- _EXERCISE GOAL_
Copy out the listing exactly.

- Opening Delimiter -

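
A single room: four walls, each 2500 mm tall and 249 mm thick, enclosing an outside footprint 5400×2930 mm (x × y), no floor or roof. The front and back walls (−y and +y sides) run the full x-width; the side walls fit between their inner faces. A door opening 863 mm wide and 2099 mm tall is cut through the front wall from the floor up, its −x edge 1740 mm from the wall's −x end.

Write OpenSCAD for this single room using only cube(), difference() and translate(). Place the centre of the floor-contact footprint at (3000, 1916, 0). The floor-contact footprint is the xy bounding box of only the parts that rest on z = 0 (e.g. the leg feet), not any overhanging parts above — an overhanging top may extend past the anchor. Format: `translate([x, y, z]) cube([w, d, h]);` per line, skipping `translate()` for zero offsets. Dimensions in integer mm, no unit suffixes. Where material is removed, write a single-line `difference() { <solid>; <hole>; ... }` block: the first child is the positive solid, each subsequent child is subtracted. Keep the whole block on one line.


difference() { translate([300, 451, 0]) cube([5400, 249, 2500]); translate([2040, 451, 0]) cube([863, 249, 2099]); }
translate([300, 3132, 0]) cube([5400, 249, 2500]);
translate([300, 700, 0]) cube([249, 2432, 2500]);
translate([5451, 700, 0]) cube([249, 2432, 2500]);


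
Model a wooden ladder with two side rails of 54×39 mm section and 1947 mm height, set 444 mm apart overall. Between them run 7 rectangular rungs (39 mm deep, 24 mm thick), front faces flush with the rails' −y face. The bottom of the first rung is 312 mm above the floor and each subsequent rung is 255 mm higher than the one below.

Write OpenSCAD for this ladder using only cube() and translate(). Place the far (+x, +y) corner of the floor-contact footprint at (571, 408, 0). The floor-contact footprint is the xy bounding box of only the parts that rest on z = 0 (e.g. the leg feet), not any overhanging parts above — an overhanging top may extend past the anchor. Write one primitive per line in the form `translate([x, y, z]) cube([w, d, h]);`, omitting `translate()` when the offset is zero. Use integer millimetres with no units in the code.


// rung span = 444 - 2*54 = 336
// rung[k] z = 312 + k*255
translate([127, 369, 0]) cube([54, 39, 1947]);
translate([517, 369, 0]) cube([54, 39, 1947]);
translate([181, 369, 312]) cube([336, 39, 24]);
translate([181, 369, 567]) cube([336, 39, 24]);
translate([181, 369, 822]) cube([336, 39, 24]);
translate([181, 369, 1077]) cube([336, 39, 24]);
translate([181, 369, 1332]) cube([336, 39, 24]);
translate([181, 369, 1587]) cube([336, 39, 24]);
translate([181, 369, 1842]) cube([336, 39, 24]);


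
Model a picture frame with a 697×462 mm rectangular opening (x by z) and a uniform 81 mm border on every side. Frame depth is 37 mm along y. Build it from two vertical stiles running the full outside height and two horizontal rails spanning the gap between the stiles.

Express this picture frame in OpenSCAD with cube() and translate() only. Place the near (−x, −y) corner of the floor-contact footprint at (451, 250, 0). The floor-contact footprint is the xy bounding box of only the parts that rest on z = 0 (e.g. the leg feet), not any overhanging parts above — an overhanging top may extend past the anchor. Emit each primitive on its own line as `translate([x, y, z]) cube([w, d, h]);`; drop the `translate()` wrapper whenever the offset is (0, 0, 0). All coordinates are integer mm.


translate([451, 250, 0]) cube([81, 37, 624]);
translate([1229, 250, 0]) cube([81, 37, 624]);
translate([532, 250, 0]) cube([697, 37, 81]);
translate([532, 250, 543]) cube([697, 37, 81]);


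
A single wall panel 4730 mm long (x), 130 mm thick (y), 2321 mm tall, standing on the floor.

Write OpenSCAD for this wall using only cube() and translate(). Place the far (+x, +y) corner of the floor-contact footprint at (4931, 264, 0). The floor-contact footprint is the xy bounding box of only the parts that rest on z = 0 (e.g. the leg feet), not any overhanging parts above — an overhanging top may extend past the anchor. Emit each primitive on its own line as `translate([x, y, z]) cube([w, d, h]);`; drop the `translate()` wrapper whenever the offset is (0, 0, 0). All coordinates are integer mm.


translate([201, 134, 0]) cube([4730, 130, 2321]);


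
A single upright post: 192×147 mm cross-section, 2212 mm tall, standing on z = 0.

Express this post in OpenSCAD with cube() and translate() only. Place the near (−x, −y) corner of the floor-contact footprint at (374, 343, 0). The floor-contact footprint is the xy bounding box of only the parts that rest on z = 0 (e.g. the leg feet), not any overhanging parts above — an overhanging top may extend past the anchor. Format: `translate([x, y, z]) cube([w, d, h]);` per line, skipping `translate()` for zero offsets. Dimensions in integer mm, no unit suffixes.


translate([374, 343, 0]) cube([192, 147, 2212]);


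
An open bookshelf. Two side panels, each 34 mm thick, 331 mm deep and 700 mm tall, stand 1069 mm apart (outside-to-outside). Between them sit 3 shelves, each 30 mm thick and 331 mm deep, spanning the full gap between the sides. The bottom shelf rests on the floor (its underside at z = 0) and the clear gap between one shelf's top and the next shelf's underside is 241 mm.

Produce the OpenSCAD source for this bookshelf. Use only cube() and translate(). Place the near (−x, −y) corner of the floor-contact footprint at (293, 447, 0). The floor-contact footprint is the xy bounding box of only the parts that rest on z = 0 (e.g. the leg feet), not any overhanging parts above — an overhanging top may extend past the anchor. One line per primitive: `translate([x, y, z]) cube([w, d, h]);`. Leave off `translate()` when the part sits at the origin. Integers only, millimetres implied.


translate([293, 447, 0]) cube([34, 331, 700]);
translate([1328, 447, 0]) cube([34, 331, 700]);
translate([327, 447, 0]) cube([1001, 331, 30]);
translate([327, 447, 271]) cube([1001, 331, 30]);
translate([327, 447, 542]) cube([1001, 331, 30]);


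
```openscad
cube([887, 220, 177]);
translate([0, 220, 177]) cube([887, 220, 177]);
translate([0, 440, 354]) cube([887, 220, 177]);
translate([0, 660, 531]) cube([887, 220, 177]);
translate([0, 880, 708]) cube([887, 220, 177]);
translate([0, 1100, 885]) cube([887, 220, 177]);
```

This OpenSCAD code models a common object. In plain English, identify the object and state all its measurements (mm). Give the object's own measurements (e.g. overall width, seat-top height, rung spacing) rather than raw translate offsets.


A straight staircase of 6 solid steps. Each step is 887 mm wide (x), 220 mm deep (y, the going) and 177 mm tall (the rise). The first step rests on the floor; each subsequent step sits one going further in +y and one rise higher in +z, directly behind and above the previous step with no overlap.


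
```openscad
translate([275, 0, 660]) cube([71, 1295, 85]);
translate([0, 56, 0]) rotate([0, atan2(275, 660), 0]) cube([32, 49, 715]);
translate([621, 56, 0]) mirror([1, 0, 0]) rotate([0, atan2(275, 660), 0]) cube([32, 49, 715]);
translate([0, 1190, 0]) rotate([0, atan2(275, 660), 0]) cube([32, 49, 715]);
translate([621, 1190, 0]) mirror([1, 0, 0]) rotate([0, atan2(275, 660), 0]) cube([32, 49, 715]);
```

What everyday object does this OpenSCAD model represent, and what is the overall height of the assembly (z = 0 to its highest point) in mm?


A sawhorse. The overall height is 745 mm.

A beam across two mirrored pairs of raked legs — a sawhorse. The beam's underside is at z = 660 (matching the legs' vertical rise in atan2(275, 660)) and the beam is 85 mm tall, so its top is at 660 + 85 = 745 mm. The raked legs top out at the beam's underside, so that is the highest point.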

- Closing Delimiter -

- _TASK ANSWER_
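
A single room: four walls, each 2500 mm tall and 249 mm thick, enclosing an outside footprint 5400×2930 mm (x × y), no floor or roof. The front and back walls (−y and +y sides) run the full x-width; the side walls fit between their inner faces. A door opening 863 mm wide and 2099 mm tall is cut through the front wall from the floor up, its −x edge 1740 mm from the wall's −x end.

Write OpenSCAD for this single room using only cube(), difference() and translate(). Place the centre of the floor-contact footprint at (3000, 1916, 0). The floor-contact footprint is the xy bounding box of only the parts that rest on z = 0 (e.g. the leg feet), not any overhanging parts above — an overhanging top may extend past the anchor. Format: `translate([x, y, z]) cube([w, d, h]);` per line, skipping `translate()` for zero offsets. Dimensions in integer mm, no unit suffixes. Where material is removed, write a single-line `difference() { <solid>; <hole>; ... }` block: the first child is the positive solid, each subsequent child is subtracted. Keep the whole block on one line.


difference() { translate([300, 451, 0]) cube([5400, 249, 2500]); translate([2040, 451, 0]) cube([863, 249, 2099]); }
translate([300, 3132, 0]) cube([5400, 249, 2500]);
translate([300, 700, 0]) cube([249, 2432, 2500]);
translate([5451, 700, 0]) cube([249, 2432, 2500]);


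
Model a wooden ladder with two side rails of 54×39 mm section and 1947 mm height, set 444 mm apart overall. Between them run 7 rectangular rungs (39 mm deep, 24 mm thick), front faces flush with the rails' −y face. The bottom of the first rung is 312 mm above the floor and each subsequent rung is 255 mm higher than the one below.

Write OpenSCAD for this ladder using only cube() and translate(). Place the far (+x, +y) corner of the floor-contact footprint at (571, 408, 0). The floor-contact footprint is the xy bounding box of only the parts that rest on z = 0 (e.g. the leg feet), not any overhanging parts above — an overhanging top may extend past the anchor. Write one primitive per line in the form `translate([x, y, z]) cube([w, d, h]);`, omitting `translate()` when the offset is zero. Use integer millimetres with no units in the code.


// rung span = 444 - 2*54 = 336
// rung[k] z = 312 + k*255
translate([127, 369, 0]) cube([54, 39, 1947]);
translate([517, 369, 0]) cube([54, 39, 1947]);
translate([181, 369, 312]) cube([336, 39, 24]);
translate([181, 369, 567]) cube([336, 39, 24]);
translate([181, 369, 822]) cube([336, 39, 24]);
translate([181, 369, 1077]) cube([336, 39, 24]);
translate([181, 369, 1332]) cube([336, 39, 24]);
translate([181, 369, 1587]) cube([336, 39, 24]);
translate([181, 369, 1842]) cube([336, 39, 24]);


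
Model a picture frame with a 697×462 mm rectangular opening (x by z) and a uniform 81 mm border on every side. Frame depth is 37 mm along y. Build it from two vertical stiles running the full outside height and two horizontal rails spanning the gap between the stiles.

Express this picture frame in OpenSCAD with cube() and translate() only. Place the near (−x, −y) corner of the floor-contact footprint at (451, 250, 0). The floor-contact footprint is the xy bounding box of only the parts that rest on z = 0 (e.g. the leg feet), not any overhanging parts above — an overhanging top may extend past the anchor. Emit each primitive on its own line as `translate([x, y, z]) cube([w, d, h]);`; drop the `translate()` wrapper whenever the offset is (0, 0, 0). All coordinates are integer mm.


translate([451, 250, 0]) cube([81, 37, 624]);
translate([1229, 250, 0]) cube([81, 37, 624]);
translate([532, 250, 0]) cube([697, 37, 81]);
translate([532, 250, 543]) cube([697, 37, 81]);


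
A single wall panel 4730 mm long (x), 130 mm thick (y), 2321 mm tall, standing on the floor.

Write OpenSCAD for this wall using only cube() and translate(). Place the far (+x, +y) corner of the floor-contact footprint at (4931, 264, 0). The floor-contact footprint is the xy bounding box of only the parts that rest on z = 0 (e.g. the leg feet), not any overhanging parts above — an overhanging top may extend past the anchor. Emit each primitive on its own line as `translate([x, y, z]) cube([w, d, h]);`; drop the `translate()` wrapper whenever the offset is (0, 0, 0). All coordinates are integer mm.


translate([201, 134, 0]) cube([4730, 130, 2321]);


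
A single upright post: 192×147 mm cross-section, 2212 mm tall, standing on z = 0.

Express this post in OpenSCAD with cube() and translate() only. Place the near (−x, −y) corner of the floor-contact footprint at (374, 343, 0). The floor-contact footprint is the xy bounding box of only the parts that rest on z = 0 (e.g. the leg feet), not any overhanging parts above — an overhanging top may extend past the anchor. Format: `translate([x, y, z]) cube([w, d, h]);` per line, skipping `translate()` for zero offsets. Dimensions in integer mm, no unit suffixes.


translate([374, 343, 0]) cube([192, 147, 2212]);


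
An open bookshelf. Two side panels, each 34 mm thick, 331 mm deep and 700 mm tall, stand 1069 mm apart (outside-to-outside). Between them sit 3 shelves, each 30 mm thick and 331 mm deep, spanning the full gap between the sides. The bottom shelf rests on the floor (its underside at z = 0) and the clear gap between one shelf's top and the next shelf's underside is 241 mm.

Produce the OpenSCAD source for this bookshelf. Use only cube() and translate(). Place the near (−x, −y) corner of the floor-contact footprint at (293, 447, 0). The floor-contact footprint is the xy bounding box of only the parts that rest on z = 0 (e.g. the leg feet), not any overhanging parts above — an overhanging top may extend past the anchor. One line per primitive: `translate([x, y, z]) cube([w, d, h]);`. Leave off `translate()` when the part sits at the origin. Integers only, millimetres implied.


translate([293, 447, 0]) cube([34, 331, 700]);
translate([1328, 447, 0]) cube([34, 331, 700]);
translate([327, 447, 0]) cube([1001, 331, 30]);
translate([327, 447, 271]) cube([1001, 331, 30]);
translate([327, 447, 542]) cube([1001, 331, 30]);


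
```openscad
cube([887, 220, 177]);
translate([0, 220, 177]) cube([887, 220, 177]);
translate([0, 440, 354]) cube([887, 220, 177]);
translate([0, 660, 531]) cube([887, 220, 177]);
translate([0, 880, 708]) cube([887, 220, 177]);
translate([0, 1100, 885]) cube([887, 220, 177]);
```

This OpenSCAD code models a common object. In plain English, identify the object and state all its measurements (mm). Give the object's own measurements (e.g. overall width, seat-top height, rung spacing) rather than raw translate offsets.


A straight staircase of 6 solid steps. Each step is 887 mm wide (x), 220 mm deep (y, the going) and 177 mm tall (the rise). The first step rests on the floor; each subsequent step sits one going further in +y and one rise higher in +z, directly behind and above the previous step with no overlap.


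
```openscad
translate([275, 0, 660]) cube([71, 1295, 85]);
translate([0, 56, 0]) rotate([0, atan2(275, 660), 0]) cube([32, 49, 715]);
translate([621, 56, 0]) mirror([1, 0, 0]) rotate([0, atan2(275, 660), 0]) cube([32, 49, 715]);
translate([0, 1190, 0]) rotate([0, atan2(275, 660), 0]) cube([32, 49, 715]);
translate([621, 1190, 0]) mirror([1, 0, 0]) rotate([0, atan2(275, 660), 0]) cube([32, 49, 715]);
```

What everyday object does this OpenSCAD model represent, and what is the overall height of the assembly (z = 0 to its highest point) in mm?


A sawhorse. The overall height is 745 mm.

A beam across two mirrored pairs of raked legs — a sawhorse. The beam's underside is at z = 660 (matching the legs' vertical rise in atan2(275, 660)) and the beam is 85 mm tall, so its top is at 660 + 85 = 745 mm. The raked legs top out at the beam's underside, so that is the highest point.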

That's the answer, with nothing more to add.